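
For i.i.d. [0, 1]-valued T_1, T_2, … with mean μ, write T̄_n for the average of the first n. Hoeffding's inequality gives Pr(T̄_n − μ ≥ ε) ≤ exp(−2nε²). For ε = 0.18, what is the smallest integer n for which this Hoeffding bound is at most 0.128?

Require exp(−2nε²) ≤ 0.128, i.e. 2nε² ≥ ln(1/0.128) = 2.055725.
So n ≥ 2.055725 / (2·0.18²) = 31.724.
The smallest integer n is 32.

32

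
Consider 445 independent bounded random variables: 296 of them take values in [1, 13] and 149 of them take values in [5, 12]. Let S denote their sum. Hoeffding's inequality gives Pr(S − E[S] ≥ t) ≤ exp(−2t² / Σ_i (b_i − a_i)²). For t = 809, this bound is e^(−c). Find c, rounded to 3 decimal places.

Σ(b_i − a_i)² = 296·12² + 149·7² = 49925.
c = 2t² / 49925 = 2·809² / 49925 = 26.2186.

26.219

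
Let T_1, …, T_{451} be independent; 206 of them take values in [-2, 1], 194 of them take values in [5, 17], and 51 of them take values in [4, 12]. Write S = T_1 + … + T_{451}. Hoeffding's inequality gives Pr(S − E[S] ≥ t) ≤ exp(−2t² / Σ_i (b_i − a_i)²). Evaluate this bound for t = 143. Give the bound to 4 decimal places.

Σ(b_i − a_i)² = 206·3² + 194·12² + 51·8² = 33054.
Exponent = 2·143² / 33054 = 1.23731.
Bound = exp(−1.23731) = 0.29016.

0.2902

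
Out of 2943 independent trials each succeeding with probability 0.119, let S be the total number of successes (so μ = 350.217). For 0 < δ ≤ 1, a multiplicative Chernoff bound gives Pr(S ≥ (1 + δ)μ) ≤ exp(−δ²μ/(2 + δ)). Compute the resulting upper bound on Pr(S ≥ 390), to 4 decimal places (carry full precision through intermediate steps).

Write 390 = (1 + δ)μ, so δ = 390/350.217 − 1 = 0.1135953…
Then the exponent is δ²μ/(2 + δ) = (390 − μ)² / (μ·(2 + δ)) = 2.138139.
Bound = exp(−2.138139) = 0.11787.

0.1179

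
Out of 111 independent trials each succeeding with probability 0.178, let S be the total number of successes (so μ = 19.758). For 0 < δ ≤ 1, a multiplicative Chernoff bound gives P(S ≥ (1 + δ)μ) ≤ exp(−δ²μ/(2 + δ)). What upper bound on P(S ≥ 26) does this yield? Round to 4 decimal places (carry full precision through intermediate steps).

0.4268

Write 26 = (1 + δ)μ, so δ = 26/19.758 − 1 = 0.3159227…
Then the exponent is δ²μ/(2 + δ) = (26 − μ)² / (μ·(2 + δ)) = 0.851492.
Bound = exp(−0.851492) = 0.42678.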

========================================================================

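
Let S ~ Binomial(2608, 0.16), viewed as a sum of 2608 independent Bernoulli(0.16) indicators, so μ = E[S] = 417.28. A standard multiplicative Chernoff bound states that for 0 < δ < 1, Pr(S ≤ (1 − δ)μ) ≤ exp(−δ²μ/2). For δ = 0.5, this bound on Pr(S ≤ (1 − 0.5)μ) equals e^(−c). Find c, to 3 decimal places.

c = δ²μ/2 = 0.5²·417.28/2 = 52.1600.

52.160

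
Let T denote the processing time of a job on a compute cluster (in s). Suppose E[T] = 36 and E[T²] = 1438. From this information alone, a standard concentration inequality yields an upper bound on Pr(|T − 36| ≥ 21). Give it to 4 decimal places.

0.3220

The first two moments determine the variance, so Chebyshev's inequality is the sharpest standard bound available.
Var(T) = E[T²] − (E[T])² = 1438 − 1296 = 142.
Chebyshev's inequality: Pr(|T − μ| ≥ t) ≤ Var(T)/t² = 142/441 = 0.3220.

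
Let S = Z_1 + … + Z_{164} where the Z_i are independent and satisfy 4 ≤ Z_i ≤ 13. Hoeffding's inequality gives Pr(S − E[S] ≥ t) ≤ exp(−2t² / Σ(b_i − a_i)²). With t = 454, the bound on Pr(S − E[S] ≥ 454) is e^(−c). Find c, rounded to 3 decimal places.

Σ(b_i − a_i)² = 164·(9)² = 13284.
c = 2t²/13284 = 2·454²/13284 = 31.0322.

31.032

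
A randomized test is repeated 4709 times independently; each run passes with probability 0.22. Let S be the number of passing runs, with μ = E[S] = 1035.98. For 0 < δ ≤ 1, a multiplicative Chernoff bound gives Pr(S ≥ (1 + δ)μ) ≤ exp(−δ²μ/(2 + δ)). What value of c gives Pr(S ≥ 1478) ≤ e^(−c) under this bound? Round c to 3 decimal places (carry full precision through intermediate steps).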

========================================================================

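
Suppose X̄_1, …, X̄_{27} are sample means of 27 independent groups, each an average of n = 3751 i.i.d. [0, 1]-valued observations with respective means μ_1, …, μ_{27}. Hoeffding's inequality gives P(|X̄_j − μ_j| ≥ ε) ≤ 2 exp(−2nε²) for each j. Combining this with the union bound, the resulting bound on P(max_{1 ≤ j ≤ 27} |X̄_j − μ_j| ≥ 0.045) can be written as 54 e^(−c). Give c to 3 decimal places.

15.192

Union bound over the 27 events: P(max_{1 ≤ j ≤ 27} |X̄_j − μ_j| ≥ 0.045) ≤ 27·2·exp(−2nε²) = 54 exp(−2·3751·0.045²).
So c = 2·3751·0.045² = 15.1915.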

========================================================================

_WHAT THE TASK ASKS_: Proceeding from the line containing "Let S = Z_1" through the line containing "A randomized test", transcribe the lines above exactly, both end lines included.

_ANSWER FOR THIS EXERCISE_:
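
Let S = Z_1 + … + Z_{164} where the Z_i are independent and satisfy 4 ≤ Z_i ≤ 13. Hoeffding's inequality gives Pr(S − E[S] ≥ t) ≤ exp(−2t² / Σ(b_i − a_i)²). With t = 454, the bound on Pr(S − E[S] ≥ 454) is e^(−c). Find c, rounded to 3 decimal places.

Σ(b_i − a_i)² = 164·(9)² = 13284.
c = 2t²/13284 = 2·454²/13284 = 31.0322.

31.032

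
A randomized test is repeated 4709 times independently; each run passes with probability 0.22. Let S be the number of passing runs, with μ = E[S] = 1035.98. For 0 < δ ≤ 1, a multiplicative Chernoff bound gives Pr(S ≥ (1 + δ)μ) ≤ exp(−δ²μ/(2 + δ)). What value of c gives Pr(S ≥ 1478) ≤ e^(−c) under this bound? Round c to 3 decimal places (carry full precision through intermediate steps).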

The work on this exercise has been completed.